**Problem requirements:** Tally the lines in these records that hold the string "What", and reply with the number alone.

......

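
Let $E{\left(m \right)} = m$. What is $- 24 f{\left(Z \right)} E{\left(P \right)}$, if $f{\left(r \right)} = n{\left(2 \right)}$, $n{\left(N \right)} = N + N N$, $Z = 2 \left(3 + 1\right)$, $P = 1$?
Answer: $-144$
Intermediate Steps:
$Z = 8$ ($Z = 2 \cdot 4 = 8$)
$n{\left(N \right)} = N + N^{2}$
$f{\left(r \right)} = 6$ ($f{\left(r \right)} = 2 \left(1 + 2\right) = 2 \cdot 3 = 6$)
$- 24 f{\left(Z \right)} E{\left(P \right)} = \left(-24\right) 6 \cdot 1 = \left(-144\right) 1 = -144$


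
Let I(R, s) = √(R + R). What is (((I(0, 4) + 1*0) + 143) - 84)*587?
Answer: 34633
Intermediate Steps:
I(R, s) = √2*√R (I(R, s) = √(2*R) = √2*√R)
(((I(0, 4) + 1*0) + 143) - 84)*587 = (((√2*√0 + 1*0) + 143) - 84)*587 = (((√2*0 + 0) + 143) - 84)*587 = (((0 + 0) + 143) - 84)*587 = ((0 + 143) - 84)*587 = (143 - 84)*587 = 59*587 = 34633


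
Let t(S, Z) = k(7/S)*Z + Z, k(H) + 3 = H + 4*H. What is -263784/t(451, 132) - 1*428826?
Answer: -370890880/867 ≈ -4.2779e+5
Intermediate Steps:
k(H) = -3 + 5*H (k(H) = -3 + (H + 4*H) = -3 + 5*H)
t(S, Z) = Z + Z*(-3 + 35/S) (t(S, Z) = (-3 + 5*(7/S))*Z + Z = (-3 + 35/S)*Z + Z = Z*(-3 + 35/S) + Z = Z + Z*(-3 + 35/S))
-263784/t(451, 132) - 1*428826 = -263784*41/(12*(35 - 2*451)) - 1*428826 = -263784*41/(12*(35 - 902)) - 428826 = -263784/(132*(1/451)*(-867)) - 428826 = -263784/(-10404/41) - 428826 = -263784*(-41/10404) - 428826 = 901262/867 - 428826 = -370890880/867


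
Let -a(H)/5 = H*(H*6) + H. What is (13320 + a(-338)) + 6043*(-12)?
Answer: -3484826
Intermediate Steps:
a(H) = -30*H² - 5*H (a(H) = -5*(H*(H*6) + H) = -5*(H*(6*H) + H) = -5*(6*H² + H) = -5*(H + 6*H²) = -30*H² - 5*H)
(13320 + a(-338)) + 6043*(-12) = (13320 - 5*(-338)*(1 + 6*(-338))) + 6043*(-12) = (13320 - 5*(-338)*(1 - 2028)) - 72516 = (13320 - 5*(-338)*(-2027)) - 72516 = (13320 - 3425630) - 72516 = -3412310 - 72516 = -3484826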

......

**Answer for this exercise:** 4